** WORK REQUEST **
Lines holding the string "Integer" in the listing below are to be copied.

EXERCISE DATA Block Start

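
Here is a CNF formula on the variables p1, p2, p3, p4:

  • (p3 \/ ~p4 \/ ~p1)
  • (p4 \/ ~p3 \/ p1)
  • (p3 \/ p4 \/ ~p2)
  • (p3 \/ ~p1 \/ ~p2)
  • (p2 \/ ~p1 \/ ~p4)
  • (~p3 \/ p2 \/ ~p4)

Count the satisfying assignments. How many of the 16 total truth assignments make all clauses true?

8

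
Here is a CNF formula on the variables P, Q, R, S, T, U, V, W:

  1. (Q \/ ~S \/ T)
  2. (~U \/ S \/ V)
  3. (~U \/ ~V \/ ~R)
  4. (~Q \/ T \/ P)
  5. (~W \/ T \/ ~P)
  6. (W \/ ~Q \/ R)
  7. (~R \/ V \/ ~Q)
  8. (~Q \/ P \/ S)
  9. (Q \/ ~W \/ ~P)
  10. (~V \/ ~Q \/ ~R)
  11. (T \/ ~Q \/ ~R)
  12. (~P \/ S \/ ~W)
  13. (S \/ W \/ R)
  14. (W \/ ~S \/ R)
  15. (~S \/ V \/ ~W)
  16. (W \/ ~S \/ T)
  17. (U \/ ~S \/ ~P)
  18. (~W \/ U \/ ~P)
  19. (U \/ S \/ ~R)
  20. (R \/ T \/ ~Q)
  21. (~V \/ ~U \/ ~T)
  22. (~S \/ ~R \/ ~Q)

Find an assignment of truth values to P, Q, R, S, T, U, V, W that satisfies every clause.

Branch on P: take P = False.
Set Q = True and propagate.
  then T is forced to True.
  then S is forced to True.
  then R is forced to False.
  then W is forced to True.
  then V is forced to True.
  then U is forced to False.
Every clause has at least one true literal under this assignment.

P=False, Q=True, R=False, S=True, T=True, U=False, V=True, W=True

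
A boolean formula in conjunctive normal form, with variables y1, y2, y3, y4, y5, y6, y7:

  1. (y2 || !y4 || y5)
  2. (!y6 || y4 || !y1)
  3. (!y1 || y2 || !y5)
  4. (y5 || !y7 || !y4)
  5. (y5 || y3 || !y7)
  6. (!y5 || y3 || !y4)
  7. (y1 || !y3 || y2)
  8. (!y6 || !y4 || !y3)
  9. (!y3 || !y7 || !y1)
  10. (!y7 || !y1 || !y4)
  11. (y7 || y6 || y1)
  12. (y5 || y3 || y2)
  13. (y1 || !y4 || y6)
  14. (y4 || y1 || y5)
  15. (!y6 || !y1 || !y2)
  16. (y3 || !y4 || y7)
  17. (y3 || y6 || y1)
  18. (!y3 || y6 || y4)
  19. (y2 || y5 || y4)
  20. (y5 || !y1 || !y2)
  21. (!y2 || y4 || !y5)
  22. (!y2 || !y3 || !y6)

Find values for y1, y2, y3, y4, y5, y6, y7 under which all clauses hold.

Set y1 = True and propagate.
The remaining clauses are satisfied by y2 = True, y3 = True, y4 = True, y5 = True, y6 = False, y7 = False.

y1=T, y2=T, y3=T, y4=T, y5=T, y6=F, y7=F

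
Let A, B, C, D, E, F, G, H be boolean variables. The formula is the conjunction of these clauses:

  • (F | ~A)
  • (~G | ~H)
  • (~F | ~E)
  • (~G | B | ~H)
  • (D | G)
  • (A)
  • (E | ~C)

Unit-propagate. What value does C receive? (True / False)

False

(A) stands alone — A = True.
In (F | ~A), ~A is now false; F must hold, so F = True.
(~F | ~E): since F = True, the clause reduces to (~E). E = False.
From (E | ~C) and E = False: C = False.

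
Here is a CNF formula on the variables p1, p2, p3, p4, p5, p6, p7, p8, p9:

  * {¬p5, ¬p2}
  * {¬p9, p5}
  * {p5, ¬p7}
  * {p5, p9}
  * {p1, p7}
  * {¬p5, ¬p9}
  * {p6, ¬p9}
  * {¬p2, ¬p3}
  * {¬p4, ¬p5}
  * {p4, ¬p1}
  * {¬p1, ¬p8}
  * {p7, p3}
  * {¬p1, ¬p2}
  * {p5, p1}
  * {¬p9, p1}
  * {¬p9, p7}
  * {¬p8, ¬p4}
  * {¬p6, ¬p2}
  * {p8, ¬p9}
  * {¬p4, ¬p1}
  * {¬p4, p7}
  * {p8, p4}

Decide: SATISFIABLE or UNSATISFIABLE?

SATISFIABLE

p2 occurs only negated in the remaining clauses — set p2 = False.
Set p1 = False and propagate.
  then p7 is forced to True.
  then p5 is forced to True.
  then p9 is forced to False.
  then p4 is forced to False.
  then p8 is forced to True.
p3, p6 are now unconstrained; take p3 = False, p6 = True.
So p1 = F, p2 = F, p3 = F, p4 = F, p5 = T, p6 = T, p7 = T, p8 = T, p9 = F is a satisfying assignment.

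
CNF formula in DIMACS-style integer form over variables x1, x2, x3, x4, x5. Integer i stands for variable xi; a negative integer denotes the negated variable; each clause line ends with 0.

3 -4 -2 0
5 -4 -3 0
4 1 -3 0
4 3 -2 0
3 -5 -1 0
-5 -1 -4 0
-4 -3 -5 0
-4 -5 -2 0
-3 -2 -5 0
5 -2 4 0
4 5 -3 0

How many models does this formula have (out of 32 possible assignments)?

Satisfying assignments:
  x1=0 x2=0 x3=0 x4=0 x5=0
  x1=0 x2=0 x3=0 x4=0 x5=1
  x1=0 x2=0 x3=0 x4=1 x5=0
  x1=0 x2=0 x3=0 x4=1 x5=1
  x1=1 x2=0 x3=0 x4=0 x5=0
  x1=1 x2=0 x3=0 x4=1 x5=0
  x1=1 x2=0 x3=1 x4=0 x5=1
Count: 7.

7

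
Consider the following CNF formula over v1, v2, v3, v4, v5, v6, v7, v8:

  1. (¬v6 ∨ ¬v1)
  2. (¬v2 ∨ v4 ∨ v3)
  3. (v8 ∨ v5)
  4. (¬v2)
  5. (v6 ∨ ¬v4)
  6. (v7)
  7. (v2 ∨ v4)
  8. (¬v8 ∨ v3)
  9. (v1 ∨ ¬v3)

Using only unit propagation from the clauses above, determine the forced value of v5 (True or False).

True

(¬v2) is a unit clause: v2 = False.
(v7) is a unit clause: v7 = True.
(v4 ∨ v2) with v2 = False leaves only v4, so v4 = True.
From (v6 ∨ ¬v4) and v4 = True: v6 = True.
(¬v6 ∨ ¬v1): since v6 = True, the clause reduces to (¬v1). v1 = False.
(v1 ∨ ¬v3) with v1 = False leaves only ¬v3, so v3 = False.
(¬v8 ∨ v3) with v3 = False leaves only ¬v8, so v8 = False.
(v8 ∨ v5): since v8 = False, the clause reduces to (v5). v5 = True.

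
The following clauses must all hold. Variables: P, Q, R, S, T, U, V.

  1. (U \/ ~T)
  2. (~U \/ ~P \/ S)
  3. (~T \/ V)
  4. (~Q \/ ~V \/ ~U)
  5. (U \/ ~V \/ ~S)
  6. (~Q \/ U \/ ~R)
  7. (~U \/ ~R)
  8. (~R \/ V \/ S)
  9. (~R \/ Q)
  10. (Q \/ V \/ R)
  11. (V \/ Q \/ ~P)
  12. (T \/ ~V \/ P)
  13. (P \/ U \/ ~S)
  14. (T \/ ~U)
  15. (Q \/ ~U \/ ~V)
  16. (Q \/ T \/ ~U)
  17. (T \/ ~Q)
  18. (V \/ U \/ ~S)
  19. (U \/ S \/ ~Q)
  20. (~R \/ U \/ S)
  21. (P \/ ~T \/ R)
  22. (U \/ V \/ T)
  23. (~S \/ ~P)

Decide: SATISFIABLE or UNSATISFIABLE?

SATISFIABLE

Try P = True.
  then S is forced to False.
  then U is forced to False.
  then T is forced to False.
  then Q is forced to False.
  then R is forced to False.
  then V is forced to True.
So P=True, Q=False, R=False, S=False, T=False, U=False, V=True is a satisfying assignment.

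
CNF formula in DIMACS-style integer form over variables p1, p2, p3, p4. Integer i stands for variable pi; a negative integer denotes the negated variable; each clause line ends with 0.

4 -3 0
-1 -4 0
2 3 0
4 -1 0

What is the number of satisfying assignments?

The models are:
  p1=0 p2=0 p3=1 p4=1
  p1=0 p2=1 p3=0 p4=0
  p1=0 p2=1 p3=0 p4=1
  p1=0 p2=1 p3=1 p4=1
Count: 4.

4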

EXERCISE DATA Block End

** TASK ANSWER **
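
CNF formula in DIMACS-style integer form over variables x1, x2, x3, x4, x5. Integer i stands for variable xi; a negative integer denotes the negated variable; each clause line ends with 0.
CNF formula in DIMACS-style integer form over variables p1, p2, p3, p4. Integer i stands for variable pi; a negative integer denotes the negated variable; each clause line ends with 0.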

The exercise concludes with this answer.